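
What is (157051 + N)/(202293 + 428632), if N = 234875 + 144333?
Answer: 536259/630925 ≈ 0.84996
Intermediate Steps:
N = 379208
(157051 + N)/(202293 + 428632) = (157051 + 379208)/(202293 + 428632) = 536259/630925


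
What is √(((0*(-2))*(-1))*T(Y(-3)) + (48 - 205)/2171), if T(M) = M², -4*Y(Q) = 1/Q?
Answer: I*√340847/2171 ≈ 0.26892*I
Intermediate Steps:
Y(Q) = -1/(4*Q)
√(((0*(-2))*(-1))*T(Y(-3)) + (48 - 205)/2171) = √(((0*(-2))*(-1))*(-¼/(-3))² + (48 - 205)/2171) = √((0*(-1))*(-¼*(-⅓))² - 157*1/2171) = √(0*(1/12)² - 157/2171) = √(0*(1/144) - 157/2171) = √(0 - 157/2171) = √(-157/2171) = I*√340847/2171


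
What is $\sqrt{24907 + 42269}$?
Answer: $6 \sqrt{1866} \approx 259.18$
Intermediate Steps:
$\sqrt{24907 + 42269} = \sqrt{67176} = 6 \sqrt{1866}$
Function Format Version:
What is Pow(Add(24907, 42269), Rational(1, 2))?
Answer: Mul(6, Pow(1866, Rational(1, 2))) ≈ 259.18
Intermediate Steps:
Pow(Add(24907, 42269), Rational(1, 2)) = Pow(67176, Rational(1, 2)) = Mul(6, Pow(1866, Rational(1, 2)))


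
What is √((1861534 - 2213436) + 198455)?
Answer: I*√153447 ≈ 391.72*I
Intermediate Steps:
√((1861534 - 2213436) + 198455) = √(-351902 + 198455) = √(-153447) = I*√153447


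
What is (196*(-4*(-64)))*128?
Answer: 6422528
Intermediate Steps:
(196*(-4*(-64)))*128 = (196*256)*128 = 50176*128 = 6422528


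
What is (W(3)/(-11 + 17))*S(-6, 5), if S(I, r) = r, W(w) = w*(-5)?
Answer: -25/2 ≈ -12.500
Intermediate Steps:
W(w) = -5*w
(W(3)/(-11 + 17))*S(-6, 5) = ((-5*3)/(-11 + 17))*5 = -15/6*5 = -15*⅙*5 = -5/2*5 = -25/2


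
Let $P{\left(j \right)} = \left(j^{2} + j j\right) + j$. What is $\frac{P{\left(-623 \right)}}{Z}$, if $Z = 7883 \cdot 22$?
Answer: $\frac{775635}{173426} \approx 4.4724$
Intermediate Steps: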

________________________________________

Every record above needs to be returned in full, exactly.

— Output for this exercise —
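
What is (157051 + N)/(202293 + 428632), if N = 234875 + 144333?
Answer: 536259/630925 ≈ 0.84996
Intermediate Steps:
N = 379208
(157051 + N)/(202293 + 428632) = (157051 + 379208)/(202293 + 428632) = 536259/630925


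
What is √(((0*(-2))*(-1))*T(Y(-3)) + (48 - 205)/2171), if T(M) = M², -4*Y(Q) = 1/Q?
Answer: I*√340847/2171 ≈ 0.26892*I
Intermediate Steps:
Y(Q) = -1/(4*Q)
√(((0*(-2))*(-1))*T(Y(-3)) + (48 - 205)/2171) = √(((0*(-2))*(-1))*(-¼/(-3))² + (48 - 205)/2171) = √((0*(-1))*(-¼*(-⅓))² - 157*1/2171) = √(0*(1/12)² - 157/2171) = √(0*(1/144) - 157/2171) = √(0 - 157/2171) = √(-157/2171) = I*√340847/2171


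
What is $\sqrt{24907 + 42269}$?
Answer: $6 \sqrt{1866} \approx 259.18$
Intermediate Steps:
$\sqrt{24907 + 42269} = \sqrt{67176} = 6 \sqrt{1866}$
Function Format Version:
What is Pow(Add(24907, 42269), Rational(1, 2))?
Answer: Mul(6, Pow(1866, Rational(1, 2))) ≈ 259.18
Intermediate Steps:
Pow(Add(24907, 42269), Rational(1, 2)) = Pow(67176, Rational(1, 2)) = Mul(6, Pow(1866, Rational(1, 2)))


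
What is √((1861534 - 2213436) + 198455)?
Answer: I*√153447 ≈ 391.72*I
Intermediate Steps:
√((1861534 - 2213436) + 198455) = √(-351902 + 198455) = √(-153447) = I*√153447


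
What is (196*(-4*(-64)))*128?
Answer: 6422528
Intermediate Steps:
(196*(-4*(-64)))*128 = (196*256)*128 = 50176*128 = 6422528


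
What is (W(3)/(-11 + 17))*S(-6, 5), if S(I, r) = r, W(w) = w*(-5)?
Answer: -25/2 ≈ -12.500
Intermediate Steps:
W(w) = -5*w
(W(3)/(-11 + 17))*S(-6, 5) = ((-5*3)/(-11 + 17))*5 = -15/6*5 = -15*⅙*5 = -5/2*5 = -25/2


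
Let $P{\left(j \right)} = \left(j^{2} + j j\right) + j$. What is $\frac{P{\left(-623 \right)}}{Z}$, if $Z = 7883 \cdot 22$?
Answer: $\frac{775635}{173426} \approx 4.4724$
Intermediate Steps: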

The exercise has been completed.